[Collected data]
──────────────────────────────

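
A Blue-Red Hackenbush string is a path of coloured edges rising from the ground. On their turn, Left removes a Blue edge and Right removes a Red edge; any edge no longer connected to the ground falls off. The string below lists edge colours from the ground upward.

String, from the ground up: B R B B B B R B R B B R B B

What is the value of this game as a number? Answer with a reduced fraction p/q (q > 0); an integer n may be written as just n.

Prefix values for B R B B B B R B R B B R B B via {L|R} + simplicity:
step 1: add B to get B; options L={ 0 } R={ · } → 1
step 2: add R to get BR; options L={ 0 } R={ 1 } → 1/2
step 3: add B to get BRB; options L={ 0, 1/2 } R={ 1 } → 3/4
step 4: add B to get BRBB; options L={ 0, 1/2, 3/4 } R={ 1 } → 7/8
step 5: add B to get BRBBB; options L={ 0, 1/2, 3/4, 7/8 } R={ 1 } → 15/16
step 6: add B to get BRBBBB; options L={ 0, 1/2, 3/4, 7/8, 15/16 } R={ 1 } → 31/32
step 7: add R to get BRBBBBR; options L={ 0, 1/2, 3/4, 7/8, 15/16 } R={ 31/32, 1 } → 61/64
step 8: add B to get BRBBBBRB; options L={ 0, 1/2, 3/4, 7/8, 15/16, 61/64 } R={ 31/32, 1 } → 123/128
step 9: add R to get BRBBBBRBR; options L={ 0, 1/2, 3/4, 7/8, 15/16, 61/64 } R={ 123/128, 31/32, 1 } → 245/256
step 10: add B to get BRBBBBRBRB; options L={ 0, 1/2, 3/4, 7/8, 15/16, 61/64, 245/256 } R={ 123/128, 31/32, 1 } → 491/512
step 11: add B to get BRBBBBRBRBB; options L={ 0, 1/2, 3/4, 7/8, 15/16, 61/64, 245/256, 491/512 } R={ 123/128, 31/32, 1 } → 983/1024
step 12: add R to get BRBBBBRBRBBR; options L={ 0, 1/2, 3/4, 7/8, 15/16, 61/64, 245/256, 491/512 } R={ 983/1024, 123/128, 31/32, 1 } → 1965/2048
step 13: add B to get BRBBBBRBRBBRB; options L={ 0, 1/2, 3/4, 7/8, 15/16, 61/64, 245/256, 491/512, 1965/2048 } R={ 983/1024, 123/128, 31/32, 1 } → 3931/4096
step 14: add B to get BRBBBBRBRBBRBB; options L={ 0, 1/2, 3/4, 7/8, 15/16, 61/64, 245/256, 491/512, 1965/2048, 3931/4096 } R={ 983/1024, 123/128, 31/32, 1 } → 7863/8192

7863/8192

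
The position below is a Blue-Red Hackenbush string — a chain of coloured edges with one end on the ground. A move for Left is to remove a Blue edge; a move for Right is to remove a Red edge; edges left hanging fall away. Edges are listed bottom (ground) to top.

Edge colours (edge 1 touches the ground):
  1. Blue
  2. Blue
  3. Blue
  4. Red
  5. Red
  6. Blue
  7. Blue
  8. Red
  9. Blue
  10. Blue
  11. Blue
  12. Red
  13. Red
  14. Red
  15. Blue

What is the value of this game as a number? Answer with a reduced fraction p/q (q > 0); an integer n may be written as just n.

9955/4096

val_1 [B]  L=[0]  R=[none]  so 1
val_2 [BB]  L=[0, 1]  R=[none]  so 2
val_3 [BBB]  L=[0, 1, 2]  R=[none]  so 3
val_4 [BBBR]  L=[0, 1, 2]  R=[3]  so 5/2
val_5 [BBBRR]  L=[0, 1, 2]  R=[5/2, 3]  so 9/4
val_6 [BBBRRB]  L=[0, 1, 2, 9/4]  R=[5/2, 3]  so 19/8
val_7 [BBBRRBB]  L=[0, 1, 2, 9/4, 19/8]  R=[5/2, 3]  so 39/16
val_8 [BBBRRBBR]  L=[0, 1, 2, 9/4, 19/8]  R=[39/16, 5/2, 3]  so 77/32
val_9 [BBBRRBBRB]  L=[0, 1, 2, 9/4, 19/8, 77/32]  R=[39/16, 5/2, 3]  so 155/64
val_10 [BBBRRBBRBB]  L=[0, 1, 2, 9/4, 19/8, 77/32, 155/64]  R=[39/16, 5/2, 3]  so 311/128
val_11 [BBBRRBBRBBB]  L=[0, 1, 2, 9/4, 19/8, 77/32, 155/64, 311/128]  R=[39/16, 5/2, 3]  so 623/256
val_12 [BBBRRBBRBBBR]  L=[0, 1, 2, 9/4, 19/8, 77/32, 155/64, 311/128]  R=[623/256, 39/16, 5/2, 3]  so 1245/512
val_13 [BBBRRBBRBBBRR]  L=[0, 1, 2, 9/4, 19/8, 77/32, 155/64, 311/128]  R=[1245/512, 623/256, 39/16, 5/2, 3]  so 2489/1024
val_14 [BBBRRBBRBBBRRR]  L=[0, 1, 2, 9/4, 19/8, 77/32, 155/64, 311/128]  R=[2489/1024, 1245/512, 623/256, 39/16, 5/2, 3]  so 4977/2048
val_15 [BBBRRBBRBBBRRRB]  L=[0, 1, 2, 9/4, 19/8, 77/32, 155/64, 311/128, 4977/2048]  R=[2489/1024, 1245/512, 623/256, 39/16, 5/2, 3]  so 9955/4096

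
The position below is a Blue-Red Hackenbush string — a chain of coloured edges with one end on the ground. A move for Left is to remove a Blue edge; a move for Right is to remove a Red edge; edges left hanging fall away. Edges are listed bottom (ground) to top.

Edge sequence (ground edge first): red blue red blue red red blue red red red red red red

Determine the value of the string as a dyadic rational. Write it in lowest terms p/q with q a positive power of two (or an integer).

G_1 [r]  L=[·]  R=[0]  = -1
G_2 [rb]  L=[-1]  R=[0]  = -1/2
G_3 [rbr]  L=[-1]  R=[-1/2 0]  = -3/4
G_4 [rbrb]  L=[-1 -3/4]  R=[-1/2 0]  = -5/8
G_5 [rbrbr]  L=[-1 -3/4]  R=[-5/8 -1/2 0]  = -11/16
G_6 [rbrbrr]  L=[-1 -3/4]  R=[-11/16 -5/8 -1/2 0]  = -23/32
G_7 [rbrbrrb]  L=[-1 -3/4 -23/32]  R=[-11/16 -5/8 -1/2 0]  = -45/64
G_8 [rbrbrrbr]  L=[-1 -3/4 -23/32]  R=[-45/64 -11/16 -5/8 -1/2 0]  = -91/128
G_9 [rbrbrrbrr]  L=[-1 -3/4 -23/32]  R=[-91/128 -45/64 -11/16 -5/8 -1/2 0]  = -183/256
G_10 [rbrbrrbrrr]  L=[-1 -3/4 -23/32]  R=[-183/256 -91/128 -45/64 -11/16 -5/8 -1/2 0]  = -367/512
G_11 [rbrbrrbrrrr]  L=[-1 -3/4 -23/32]  R=[-367/512 -183/256 -91/128 -45/64 -11/16 -5/8 -1/2 0]  = -735/1024
G_12 [rbrbrrbrrrrr]  L=[-1 -3/4 -23/32]  R=[-735/1024 -367/512 -183/256 -91/128 -45/64 -11/16 -5/8 -1/2 0]  = -1471/2048
G_13 [rbrbrrbrrrrrr]  L=[-1 -3/4 -23/32]  R=[-1471/2048 -735/1024 -367/512 -183/256 -91/128 -45/64 -11/16 -5/8 -1/2 0]  = -2943/4096

-2943/4096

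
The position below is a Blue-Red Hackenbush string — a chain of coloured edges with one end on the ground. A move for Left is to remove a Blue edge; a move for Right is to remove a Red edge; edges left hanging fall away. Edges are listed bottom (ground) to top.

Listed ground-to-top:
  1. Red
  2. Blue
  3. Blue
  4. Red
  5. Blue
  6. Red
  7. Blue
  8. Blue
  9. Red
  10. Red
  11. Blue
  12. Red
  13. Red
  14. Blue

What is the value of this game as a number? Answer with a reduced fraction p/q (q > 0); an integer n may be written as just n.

Prefix values for Red Blue Blue Red Blue Red Blue Blue Red Red Blue Red Red Blue via {L|R} + simplicity:
R: Left {  }, Right { 0 } ⇒ simplest -1
RB: Left { -1 }, Right { 0 } ⇒ simplest -1/2
RBB: Left { -1, -1/2 }, Right { 0 } ⇒ simplest -1/4
RBBR: Left { -1, -1/2 }, Right { -1/4, 0 } ⇒ simplest -3/8
RBBRB: Left { -1, -1/2, -3/8 }, Right { -1/4, 0 } ⇒ simplest -5/16
RBBRBR: Left { -1, -1/2, -3/8 }, Right { -5/16, -1/4, 0 } ⇒ simplest -11/32
RBBRBRB: Left { -1, -1/2, -3/8, -11/32 }, Right { -5/16, -1/4, 0 } ⇒ simplest -21/64
RBBRBRBB: Left { -1, -1/2, -3/8, -11/32, -21/64 }, Right { -5/16, -1/4, 0 } ⇒ simplest -41/128
RBBRBRBBR: Left { -1, -1/2, -3/8, -11/32, -21/64 }, Right { -41/128, -5/16, -1/4, 0 } ⇒ simplest -83/256
RBBRBRBBRR: Left { -1, -1/2, -3/8, -11/32, -21/64 }, Right { -83/256, -41/128, -5/16, -1/4, 0 } ⇒ simplest -167/512
RBBRBRBBRRB: Left { -1, -1/2, -3/8, -11/32, -21/64, -167/512 }, Right { -83/256, -41/128, -5/16, -1/4, 0 } ⇒ simplest -333/1024
RBBRBRBBRRBR: Left { -1, -1/2, -3/8, -11/32, -21/64, -167/512 }, Right { -333/1024, -83/256, -41/128, -5/16, -1/4, 0 } ⇒ simplest -667/2048
RBBRBRBBRRBRR: Left { -1, -1/2, -3/8, -11/32, -21/64, -167/512 }, Right { -667/2048, -333/1024, -83/256, -41/128, -5/16, -1/4, 0 } ⇒ simplest -1335/4096
RBBRBRBBRRBRRB: Left { -1, -1/2, -3/8, -11/32, -21/64, -167/512, -1335/4096 }, Right { -667/2048, -333/1024, -83/256, -41/128, -5/16, -1/4, 0 } ⇒ simplest -2669/8192

-2669/8192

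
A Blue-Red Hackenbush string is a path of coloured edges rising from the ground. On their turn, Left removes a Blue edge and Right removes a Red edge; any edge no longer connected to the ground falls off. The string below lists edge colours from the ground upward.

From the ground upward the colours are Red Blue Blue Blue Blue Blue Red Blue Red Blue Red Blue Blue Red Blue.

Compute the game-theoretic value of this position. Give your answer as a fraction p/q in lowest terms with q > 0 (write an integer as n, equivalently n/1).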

──────────────────────────────

» **YOUR ASSIGNMENT**: Your answer must be the data above, copied exactly from its first line through the line containing "String, from the", and nothing more.

» **COMPLETED EXERCISE**:
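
A Blue-Red Hackenbush string is a path of coloured edges rising from the ground. On their turn, Left removes a Blue edge and Right removes a Red edge; any edge no longer connected to the ground falls off. The string below lists edge colours from the ground upward.

String, from the ground up: B R B B B B R B R B B R B B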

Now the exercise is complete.